(Extracted records)
★ ★ ★ ★ ★ ★ ★
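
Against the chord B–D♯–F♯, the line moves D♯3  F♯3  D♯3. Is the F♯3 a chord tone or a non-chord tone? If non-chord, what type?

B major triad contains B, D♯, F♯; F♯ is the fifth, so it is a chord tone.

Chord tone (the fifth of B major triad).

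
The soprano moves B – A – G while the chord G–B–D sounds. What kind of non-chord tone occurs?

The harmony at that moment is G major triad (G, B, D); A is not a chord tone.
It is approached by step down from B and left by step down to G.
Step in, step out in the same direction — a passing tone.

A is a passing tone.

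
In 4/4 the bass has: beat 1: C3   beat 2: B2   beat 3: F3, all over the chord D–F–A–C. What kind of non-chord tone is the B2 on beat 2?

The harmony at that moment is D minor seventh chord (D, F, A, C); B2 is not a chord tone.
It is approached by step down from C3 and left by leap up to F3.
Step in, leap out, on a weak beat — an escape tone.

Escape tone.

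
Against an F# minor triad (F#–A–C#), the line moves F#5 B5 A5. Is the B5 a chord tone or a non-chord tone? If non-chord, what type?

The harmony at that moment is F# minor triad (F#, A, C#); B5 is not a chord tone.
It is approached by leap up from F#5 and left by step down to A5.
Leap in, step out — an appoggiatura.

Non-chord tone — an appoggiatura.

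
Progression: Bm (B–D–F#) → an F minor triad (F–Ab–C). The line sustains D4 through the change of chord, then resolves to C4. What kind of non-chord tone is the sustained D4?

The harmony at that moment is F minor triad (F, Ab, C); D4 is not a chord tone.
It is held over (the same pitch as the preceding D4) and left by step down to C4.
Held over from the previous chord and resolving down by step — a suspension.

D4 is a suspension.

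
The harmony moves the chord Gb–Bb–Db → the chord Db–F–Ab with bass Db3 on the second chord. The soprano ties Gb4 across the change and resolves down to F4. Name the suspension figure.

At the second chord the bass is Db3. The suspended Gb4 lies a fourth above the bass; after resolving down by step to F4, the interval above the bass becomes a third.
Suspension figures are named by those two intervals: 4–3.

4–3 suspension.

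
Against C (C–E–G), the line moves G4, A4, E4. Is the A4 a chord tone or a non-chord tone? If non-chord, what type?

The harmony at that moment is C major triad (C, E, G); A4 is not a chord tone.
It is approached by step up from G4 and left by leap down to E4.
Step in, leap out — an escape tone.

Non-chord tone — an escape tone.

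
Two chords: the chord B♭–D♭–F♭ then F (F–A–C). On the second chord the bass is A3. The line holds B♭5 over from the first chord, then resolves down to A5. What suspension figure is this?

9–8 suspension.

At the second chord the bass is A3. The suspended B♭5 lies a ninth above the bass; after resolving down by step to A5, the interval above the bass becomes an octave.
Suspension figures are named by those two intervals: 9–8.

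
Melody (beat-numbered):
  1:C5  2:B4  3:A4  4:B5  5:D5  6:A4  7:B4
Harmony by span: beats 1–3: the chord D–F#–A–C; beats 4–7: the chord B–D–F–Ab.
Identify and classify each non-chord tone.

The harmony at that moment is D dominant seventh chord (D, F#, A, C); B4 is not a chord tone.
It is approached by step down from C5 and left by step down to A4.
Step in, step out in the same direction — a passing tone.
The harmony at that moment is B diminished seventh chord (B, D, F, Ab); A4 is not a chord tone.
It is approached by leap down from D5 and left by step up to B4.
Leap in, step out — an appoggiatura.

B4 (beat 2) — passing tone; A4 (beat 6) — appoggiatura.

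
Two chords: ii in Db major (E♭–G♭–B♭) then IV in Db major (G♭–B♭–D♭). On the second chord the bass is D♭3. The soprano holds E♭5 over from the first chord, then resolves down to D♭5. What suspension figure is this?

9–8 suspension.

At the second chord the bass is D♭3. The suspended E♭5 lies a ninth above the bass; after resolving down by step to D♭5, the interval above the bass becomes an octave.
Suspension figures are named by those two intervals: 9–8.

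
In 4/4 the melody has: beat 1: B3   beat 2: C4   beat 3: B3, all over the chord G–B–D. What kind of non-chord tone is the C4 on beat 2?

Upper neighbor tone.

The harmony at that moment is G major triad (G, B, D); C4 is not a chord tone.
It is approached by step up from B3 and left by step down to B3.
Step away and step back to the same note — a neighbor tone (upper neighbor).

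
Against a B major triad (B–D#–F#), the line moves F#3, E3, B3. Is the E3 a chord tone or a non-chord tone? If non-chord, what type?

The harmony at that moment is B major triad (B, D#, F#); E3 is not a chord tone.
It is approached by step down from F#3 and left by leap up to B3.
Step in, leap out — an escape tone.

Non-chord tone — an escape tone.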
★ ★ ★ ★ ★ ★ ★
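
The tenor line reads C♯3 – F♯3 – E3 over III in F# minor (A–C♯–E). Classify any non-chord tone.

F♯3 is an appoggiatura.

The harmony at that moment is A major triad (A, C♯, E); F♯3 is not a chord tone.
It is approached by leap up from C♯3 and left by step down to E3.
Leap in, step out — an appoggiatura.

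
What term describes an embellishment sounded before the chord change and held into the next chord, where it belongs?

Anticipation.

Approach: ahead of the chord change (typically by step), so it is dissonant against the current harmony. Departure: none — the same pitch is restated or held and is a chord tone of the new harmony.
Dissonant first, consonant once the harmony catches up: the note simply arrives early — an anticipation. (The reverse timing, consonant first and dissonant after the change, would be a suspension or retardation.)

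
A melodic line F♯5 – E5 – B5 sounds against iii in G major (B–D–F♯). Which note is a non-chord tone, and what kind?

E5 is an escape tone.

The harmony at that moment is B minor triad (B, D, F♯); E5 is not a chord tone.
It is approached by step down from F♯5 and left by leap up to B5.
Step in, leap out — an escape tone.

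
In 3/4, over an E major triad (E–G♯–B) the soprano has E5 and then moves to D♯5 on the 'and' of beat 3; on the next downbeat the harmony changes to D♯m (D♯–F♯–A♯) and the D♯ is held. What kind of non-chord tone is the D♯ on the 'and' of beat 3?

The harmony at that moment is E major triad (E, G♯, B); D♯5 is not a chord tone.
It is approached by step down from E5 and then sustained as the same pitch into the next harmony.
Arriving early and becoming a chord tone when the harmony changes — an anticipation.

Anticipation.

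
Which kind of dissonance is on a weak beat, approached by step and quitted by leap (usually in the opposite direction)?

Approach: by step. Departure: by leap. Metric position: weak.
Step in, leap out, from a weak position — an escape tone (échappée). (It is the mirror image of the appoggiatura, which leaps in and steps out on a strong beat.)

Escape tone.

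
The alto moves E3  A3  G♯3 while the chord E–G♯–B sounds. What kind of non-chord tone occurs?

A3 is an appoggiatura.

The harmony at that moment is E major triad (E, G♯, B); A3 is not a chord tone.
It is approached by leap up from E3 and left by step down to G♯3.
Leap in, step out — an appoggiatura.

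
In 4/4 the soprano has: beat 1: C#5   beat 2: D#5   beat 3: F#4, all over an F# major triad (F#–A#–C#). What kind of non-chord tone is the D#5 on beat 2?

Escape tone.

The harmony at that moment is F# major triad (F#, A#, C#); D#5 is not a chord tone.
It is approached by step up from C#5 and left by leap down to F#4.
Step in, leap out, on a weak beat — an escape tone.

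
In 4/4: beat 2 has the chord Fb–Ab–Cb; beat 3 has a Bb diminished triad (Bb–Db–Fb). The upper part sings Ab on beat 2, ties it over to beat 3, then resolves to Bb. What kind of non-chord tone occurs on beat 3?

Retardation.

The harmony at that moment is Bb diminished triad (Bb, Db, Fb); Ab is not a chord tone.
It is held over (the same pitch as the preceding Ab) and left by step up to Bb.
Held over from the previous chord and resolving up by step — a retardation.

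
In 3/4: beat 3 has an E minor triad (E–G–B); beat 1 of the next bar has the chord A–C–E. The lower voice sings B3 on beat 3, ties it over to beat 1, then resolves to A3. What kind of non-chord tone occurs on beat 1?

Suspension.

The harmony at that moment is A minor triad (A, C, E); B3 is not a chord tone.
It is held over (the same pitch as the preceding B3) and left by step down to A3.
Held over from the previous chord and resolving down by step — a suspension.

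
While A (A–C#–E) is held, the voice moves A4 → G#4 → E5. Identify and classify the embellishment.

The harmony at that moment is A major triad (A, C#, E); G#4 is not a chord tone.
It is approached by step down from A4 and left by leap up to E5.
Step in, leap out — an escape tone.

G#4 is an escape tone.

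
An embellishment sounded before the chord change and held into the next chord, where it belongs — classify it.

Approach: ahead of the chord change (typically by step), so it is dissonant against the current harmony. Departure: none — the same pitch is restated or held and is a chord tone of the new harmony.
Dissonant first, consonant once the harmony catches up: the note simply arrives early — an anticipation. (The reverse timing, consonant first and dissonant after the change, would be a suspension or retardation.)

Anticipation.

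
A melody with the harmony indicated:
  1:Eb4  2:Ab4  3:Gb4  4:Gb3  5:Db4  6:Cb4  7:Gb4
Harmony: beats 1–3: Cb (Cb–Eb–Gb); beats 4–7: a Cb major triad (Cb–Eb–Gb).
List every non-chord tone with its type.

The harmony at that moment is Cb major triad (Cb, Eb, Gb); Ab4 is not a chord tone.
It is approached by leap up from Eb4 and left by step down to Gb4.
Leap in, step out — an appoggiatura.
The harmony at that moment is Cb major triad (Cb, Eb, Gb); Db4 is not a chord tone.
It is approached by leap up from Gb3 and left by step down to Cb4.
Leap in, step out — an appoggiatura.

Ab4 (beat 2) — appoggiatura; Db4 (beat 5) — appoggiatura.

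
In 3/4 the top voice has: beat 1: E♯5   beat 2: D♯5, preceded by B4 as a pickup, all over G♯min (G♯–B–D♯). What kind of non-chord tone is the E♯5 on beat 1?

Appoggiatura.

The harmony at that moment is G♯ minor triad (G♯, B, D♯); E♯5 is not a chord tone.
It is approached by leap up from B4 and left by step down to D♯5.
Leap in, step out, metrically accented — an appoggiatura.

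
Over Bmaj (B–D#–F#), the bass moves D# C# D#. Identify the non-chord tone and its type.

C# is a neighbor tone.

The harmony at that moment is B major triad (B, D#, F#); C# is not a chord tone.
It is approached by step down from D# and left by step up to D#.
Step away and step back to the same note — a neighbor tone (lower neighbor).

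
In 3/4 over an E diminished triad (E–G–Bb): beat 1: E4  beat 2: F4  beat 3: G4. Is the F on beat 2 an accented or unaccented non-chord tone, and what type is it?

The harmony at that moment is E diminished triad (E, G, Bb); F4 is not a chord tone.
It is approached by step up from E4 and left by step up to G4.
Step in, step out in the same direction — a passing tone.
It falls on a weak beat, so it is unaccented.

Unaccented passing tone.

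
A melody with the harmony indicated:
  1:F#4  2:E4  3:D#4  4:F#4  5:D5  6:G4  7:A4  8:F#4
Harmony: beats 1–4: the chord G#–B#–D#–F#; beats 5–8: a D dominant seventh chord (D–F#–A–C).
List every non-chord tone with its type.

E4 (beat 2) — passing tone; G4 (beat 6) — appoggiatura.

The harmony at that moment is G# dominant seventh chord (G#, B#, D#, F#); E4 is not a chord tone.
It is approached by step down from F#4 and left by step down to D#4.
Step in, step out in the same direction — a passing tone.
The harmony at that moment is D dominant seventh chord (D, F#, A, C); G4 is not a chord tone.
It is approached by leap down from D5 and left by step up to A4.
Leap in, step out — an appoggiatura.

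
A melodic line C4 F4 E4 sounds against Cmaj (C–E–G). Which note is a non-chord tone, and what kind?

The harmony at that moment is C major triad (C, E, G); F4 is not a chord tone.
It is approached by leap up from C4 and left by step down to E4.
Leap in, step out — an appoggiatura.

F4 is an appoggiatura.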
★ ★ ★ ★ ★ ★ ★
### THE PROBLEM
The answer is a bare number: how many lines of the records contain the string "beats"?

### RESPONSE TO THIS TASK
3